### [PROBLEM TO SOLVE]
Exactly as given, write out all the entries again.

### [RECORDS SHOWN]
■ ■ ■ ■ ■ ■ ■
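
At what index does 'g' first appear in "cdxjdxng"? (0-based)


Input string: 'cdxjdxng'
Target: 'g'
Scanning left to right: s[0]='c', s[1]='d', s[2]='x', s[3]='j', s[4]='d', s[5]='x', s[6]='n', s[7]='g'
First match at index: 7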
■ ■ ■ ■ ■ ■ ■
### [REPLY]
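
At what index does 'g' first appear in "cdxjdxng"? (0-based)


Input string: 'cdxjdxng'
Target: 'g'
Scanning left to right: s[0]='c', s[1]='d', s[2]='x', s[3]='j', s[4]='d', s[5]='x', s[6]='n', s[7]='g'
First match at index: 7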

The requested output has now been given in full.